------ Raw data ------

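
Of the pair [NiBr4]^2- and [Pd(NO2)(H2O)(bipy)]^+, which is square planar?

For [NiBr4]^2-: Summing ligand charges against the −2 overall charge gives an oxidation state of +2 for nickel. Ni sits in group 10, so the d-electron count is 10 − 2 = 8. Bromide is a weak-field ligand. With weak-field ligands the CFSE gain from square planar is small, so a 3d d⁸ ion takes the sterically preferred tetrahedral geometry. → tetrahedral.
For [Pd(NO2)(H2O)(bipy)]^+: Ligand charges: each nitro (N-bound nitrite) is −1; water is neutral; 2,2′-bipyridine is neutral. With an overall charge of +1 the palladium centre must be in the +2 oxidation state. Pd sits in group 10, so the d-electron count is 10 − 2 = 8. A 4d d⁸ ion has a large crystal-field splitting; square planar leaves the high-energy d_{x²−y²} orbital empty and maximises CFSE. → square planar.

[Pd(NO2)(H2O)(bipy)]^+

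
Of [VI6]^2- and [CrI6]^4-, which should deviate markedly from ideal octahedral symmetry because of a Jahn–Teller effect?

[VI6]^2-: Each iodide is −1; balancing the −2 overall charge requires V(IV). Vanadium is a group-5 element; V(IV) is therefore d¹. The d¹ configuration leaves the e_g set evenly filled (or empty) — no strong Jahn–Teller driving force.
[CrI6]^4-: Each iodide is −1; balancing the −4 overall charge requires Cr(II). Group 6 minus oxidation state 2 gives a d⁴ configuration. Iodide is a weak-field ligand for a first-row metal, so the complex is high-spin. The t₂g³e_g¹ (high-spin) configuration has an unevenly filled e_g set; the Jahn–Teller theorem predicts a tetragonal distortion (typically axial elongation) to lift the degeneracy.

[CrI6]^4-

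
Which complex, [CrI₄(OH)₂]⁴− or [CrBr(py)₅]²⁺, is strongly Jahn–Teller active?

[CrI₄(OH)₂]⁴−

[CrI₄(OH)₂]⁴−: Each iodide is −1; each hydroxide is −1; balancing the −4 overall charge requires Cr(II). Chromium is a group-6 element; Cr(II) is therefore d⁴. Hydroxide and iodide are weak-field ligands for a first-row metal, so the complex is high-spin. The t₂g³e_g¹ (high-spin) configuration has an unevenly filled e_g set; the Jahn–Teller theorem predicts a tetragonal distortion (typically axial elongation) to lift the degeneracy.
[CrBr(py)₅]²⁺: Summing ligand charges against the +2 overall charge gives an oxidation state of +3 for chromium. Group 6 minus oxidation state 3 gives a d³ configuration. The d³ configuration leaves the e_g set evenly filled (or empty) — no strong Jahn–Teller driving force.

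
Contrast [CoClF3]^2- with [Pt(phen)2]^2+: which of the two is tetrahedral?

For [CoClF3]^2-: Ligand charges: each chloride is −1; each fluoride is −1. With an overall charge of −2 the cobalt centre must be in the +2 oxidation state. Co sits in group 9, so the d-electron count is 9 − 2 = 7. For a high-spin 3d d⁷ ion with weak-field ligands the small Δₜ gives little square-planar CFSE advantage, so four ligands adopt the sterically favoured tetrahedral geometry. → tetrahedral.
For [Pt(phen)2]^2+: 1,10-phenanthroline is neutral; balancing the +2 overall charge requires Pt(II). Platinum is a group-10 element; Pt(II) is therefore d⁸. A 5d d⁸ ion has a large crystal-field splitting; square planar leaves the high-energy d_{x²−y²} orbital empty and maximises CFSE. → square planar.

[CoClF3]^2-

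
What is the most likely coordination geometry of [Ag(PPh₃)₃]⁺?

trigonal planar

Triphenylphosphine is neutral; balancing the +1 overall charge requires Ag(I).
Ag sits in group 11, so the d-electron count is 11 − 1 = 10.
Coordination number: 3.
Three ligands around a d¹⁰ centre minimise repulsion in a trigonal-planar arrangement.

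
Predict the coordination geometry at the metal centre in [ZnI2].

Summing ligand charges against the 0 overall charge gives an oxidation state of +2 for zinc.
Zn sits in group 12, so the d-electron count is 12 − 2 = 10.
Coordination number: 2.
A d¹⁰ ion with only two ligands adopts a linear arrangement (sp hybridisation; no CFSE preference).

linear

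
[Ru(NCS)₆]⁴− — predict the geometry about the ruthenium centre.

octahedral

Summing ligand charges against the −4 overall charge gives an oxidation state of +2 for ruthenium.
Group 8 minus oxidation state 2 gives a d⁶ configuration.
Coordination number: 6.
Six donors around a single metal centre give an octahedral coordination sphere.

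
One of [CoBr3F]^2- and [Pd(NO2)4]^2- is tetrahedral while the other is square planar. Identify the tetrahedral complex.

[CoBr3F]^2-

For [CoBr3F]^2-: Summing ligand charges against the −2 overall charge gives an oxidation state of +2 for cobalt. Cobalt is a group-9 element; Co(II) is therefore d⁷. For a high-spin 3d d⁷ ion with weak-field ligands the small Δₜ gives little square-planar CFSE advantage, so four ligands adopt the sterically favoured tetrahedral geometry. → tetrahedral.
For [Pd(NO2)4]^2-: Ligand charges: each nitro (N-bound nitrite) is −1. With an overall charge of −2 the palladium centre must be in the +2 oxidation state. Group 10 minus oxidation state 2 gives a d⁸ configuration. A 4d d⁸ ion has a large crystal-field splitting; square planar leaves the high-energy d_{x²−y²} orbital empty and maximises CFSE. → square planar.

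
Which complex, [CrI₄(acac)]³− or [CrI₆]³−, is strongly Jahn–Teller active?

[CrI₄(acac)]³−

[CrI₄(acac)]³−: Summing ligand charges against the −3 overall charge gives an oxidation state of +2 for chromium. Chromium is a group-6 element; Cr(II) is therefore d⁴. Acetylacetonate and iodide are weak-field ligands for a first-row metal, so the complex is high-spin. The t₂g³e_g¹ (high-spin) configuration has an unevenly filled e_g set; the Jahn–Teller theorem predicts a tetragonal distortion (typically axial elongation) to lift the degeneracy.
[CrI₆]³−: Ligand charges: each iodide is −1. With an overall charge of −3 the chromium centre must be in the +3 oxidation state. Group 6 minus oxidation state 3 gives a d³ configuration. The d³ configuration leaves the e_g set evenly filled (or empty) — no strong Jahn–Teller driving force.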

------

## Assignment
Print each entry precisely. Include every line.

## Written reply
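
Of the pair [NiBr4]^2- and [Pd(NO2)(H2O)(bipy)]^+, which is square planar?

For [NiBr4]^2-: Summing ligand charges against the −2 overall charge gives an oxidation state of +2 for nickel. Ni sits in group 10, so the d-electron count is 10 − 2 = 8. Bromide is a weak-field ligand. With weak-field ligands the CFSE gain from square planar is small, so a 3d d⁸ ion takes the sterically preferred tetrahedral geometry. → tetrahedral.
For [Pd(NO2)(H2O)(bipy)]^+: Ligand charges: each nitro (N-bound nitrite) is −1; water is neutral; 2,2′-bipyridine is neutral. With an overall charge of +1 the palladium centre must be in the +2 oxidation state. Pd sits in group 10, so the d-electron count is 10 − 2 = 8. A 4d d⁸ ion has a large crystal-field splitting; square planar leaves the high-energy d_{x²−y²} orbital empty and maximises CFSE. → square planar.

[Pd(NO2)(H2O)(bipy)]^+

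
Of [VI6]^2- and [CrI6]^4-, which should deviate markedly from ideal octahedral symmetry because of a Jahn–Teller effect?

[VI6]^2-: Each iodide is −1; balancing the −2 overall charge requires V(IV). Vanadium is a group-5 element; V(IV) is therefore d¹. The d¹ configuration leaves the e_g set evenly filled (or empty) — no strong Jahn–Teller driving force.
[CrI6]^4-: Each iodide is −1; balancing the −4 overall charge requires Cr(II). Group 6 minus oxidation state 2 gives a d⁴ configuration. Iodide is a weak-field ligand for a first-row metal, so the complex is high-spin. The t₂g³e_g¹ (high-spin) configuration has an unevenly filled e_g set; the Jahn–Teller theorem predicts a tetragonal distortion (typically axial elongation) to lift the degeneracy.

[CrI6]^4-

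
Which complex, [CrI₄(OH)₂]⁴− or [CrBr(py)₅]²⁺, is strongly Jahn–Teller active?

[CrI₄(OH)₂]⁴−

[CrI₄(OH)₂]⁴−: Each iodide is −1; each hydroxide is −1; balancing the −4 overall charge requires Cr(II). Chromium is a group-6 element; Cr(II) is therefore d⁴. Hydroxide and iodide are weak-field ligands for a first-row metal, so the complex is high-spin. The t₂g³e_g¹ (high-spin) configuration has an unevenly filled e_g set; the Jahn–Teller theorem predicts a tetragonal distortion (typically axial elongation) to lift the degeneracy.
[CrBr(py)₅]²⁺: Summing ligand charges against the +2 overall charge gives an oxidation state of +3 for chromium. Group 6 minus oxidation state 3 gives a d³ configuration. The d³ configuration leaves the e_g set evenly filled (or empty) — no strong Jahn–Teller driving force.

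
Contrast [CoClF3]^2- with [Pt(phen)2]^2+: which of the two is tetrahedral?

For [CoClF3]^2-: Ligand charges: each chloride is −1; each fluoride is −1. With an overall charge of −2 the cobalt centre must be in the +2 oxidation state. Co sits in group 9, so the d-electron count is 9 − 2 = 7. For a high-spin 3d d⁷ ion with weak-field ligands the small Δₜ gives little square-planar CFSE advantage, so four ligands adopt the sterically favoured tetrahedral geometry. → tetrahedral.
For [Pt(phen)2]^2+: 1,10-phenanthroline is neutral; balancing the +2 overall charge requires Pt(II). Platinum is a group-10 element; Pt(II) is therefore d⁸. A 5d d⁸ ion has a large crystal-field splitting; square planar leaves the high-energy d_{x²−y²} orbital empty and maximises CFSE. → square planar.

[CoClF3]^2-

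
What is the most likely coordination geometry of [Ag(PPh₃)₃]⁺?

trigonal planar

Triphenylphosphine is neutral; balancing the +1 overall charge requires Ag(I).
Ag sits in group 11, so the d-electron count is 11 − 1 = 10.
Coordination number: 3.
Three ligands around a d¹⁰ centre minimise repulsion in a trigonal-planar arrangement.

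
Predict the coordination geometry at the metal centre in [ZnI2].

Summing ligand charges against the 0 overall charge gives an oxidation state of +2 for zinc.
Zn sits in group 12, so the d-electron count is 12 − 2 = 10.
Coordination number: 2.
A d¹⁰ ion with only two ligands adopts a linear arrangement (sp hybridisation; no CFSE preference).

linear

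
[Ru(NCS)₆]⁴− — predict the geometry about the ruthenium centre.

octahedral

Summing ligand charges against the −4 overall charge gives an oxidation state of +2 for ruthenium.
Group 8 minus oxidation state 2 gives a d⁶ configuration.
Coordination number: 6.
Six donors around a single metal centre give an octahedral coordination sphere.

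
One of [CoBr3F]^2- and [Pd(NO2)4]^2- is tetrahedral while the other is square planar. Identify the tetrahedral complex.

[CoBr3F]^2-

For [CoBr3F]^2-: Summing ligand charges against the −2 overall charge gives an oxidation state of +2 for cobalt. Cobalt is a group-9 element; Co(II) is therefore d⁷. For a high-spin 3d d⁷ ion with weak-field ligands the small Δₜ gives little square-planar CFSE advantage, so four ligands adopt the sterically favoured tetrahedral geometry. → tetrahedral.
For [Pd(NO2)4]^2-: Ligand charges: each nitro (N-bound nitrite) is −1. With an overall charge of −2 the palladium centre must be in the +2 oxidation state. Group 10 minus oxidation state 2 gives a d⁸ configuration. A 4d d⁸ ion has a large crystal-field splitting; square planar leaves the high-energy d_{x²−y²} orbital empty and maximises CFSE. → square planar.

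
Which complex, [CrI₄(acac)]³− or [CrI₆]³−, is strongly Jahn–Teller active?

[CrI₄(acac)]³−

[CrI₄(acac)]³−: Summing ligand charges against the −3 overall charge gives an oxidation state of +2 for chromium. Chromium is a group-6 element; Cr(II) is therefore d⁴. Acetylacetonate and iodide are weak-field ligands for a first-row metal, so the complex is high-spin. The t₂g³e_g¹ (high-spin) configuration has an unevenly filled e_g set; the Jahn–Teller theorem predicts a tetragonal distortion (typically axial elongation) to lift the degeneracy.
[CrI₆]³−: Ligand charges: each iodide is −1. With an overall charge of −3 the chromium centre must be in the +3 oxidation state. Group 6 minus oxidation state 3 gives a d³ configuration. The d³ configuration leaves the e_g set evenly filled (or empty) — no strong Jahn–Teller driving force.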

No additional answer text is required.